▸ **Work request**
Every word of the listing must be returned. Retype it exactly.

▸ **Recorded data**
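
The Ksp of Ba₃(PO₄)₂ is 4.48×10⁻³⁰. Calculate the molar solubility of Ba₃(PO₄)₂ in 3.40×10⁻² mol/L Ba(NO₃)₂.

1.69×10⁻¹³ M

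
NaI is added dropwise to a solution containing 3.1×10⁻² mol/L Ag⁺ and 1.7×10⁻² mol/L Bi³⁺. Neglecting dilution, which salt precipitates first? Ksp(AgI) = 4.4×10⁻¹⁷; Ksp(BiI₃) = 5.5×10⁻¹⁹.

AgI

Precipitation of each salt begins when its ion product equals Ksp.
For AgI: [I⁻] = (Ksp/[Ag⁺]) = 1.4×10⁻¹⁵ mol/L
For BiI₃: [I⁻] = (Ksp/[Bi³⁺])^(1/3) = 3.2×10⁻⁶ mol/L
The smaller threshold [I⁻] is reached first, so AgI precipitates first.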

▸ **Answer section**
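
The Ksp of Ba₃(PO₄)₂ is 4.48×10⁻³⁰. Calculate the molar solubility of Ba₃(PO₄)₂ in 3.40×10⁻² mol/L Ba(NO₃)₂.

1.69×10⁻¹³ M

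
NaI is added dropwise to a solution containing 3.1×10⁻² mol/L Ag⁺ and 1.7×10⁻² mol/L Bi³⁺. Neglecting dilution, which salt precipitates first? Ksp(AgI) = 4.4×10⁻¹⁷; Ksp(BiI₃) = 5.5×10⁻¹⁹.

AgI

Precipitation of each salt begins when its ion product equals Ksp.
For AgI: [I⁻] = (Ksp/[Ag⁺]) = 1.4×10⁻¹⁵ mol/L
For BiI₃: [I⁻] = (Ksp/[Bi³⁺])^(1/3) = 3.2×10⁻⁶ mol/L
The smaller threshold [I⁻] is reached first, so AgI precipitates first.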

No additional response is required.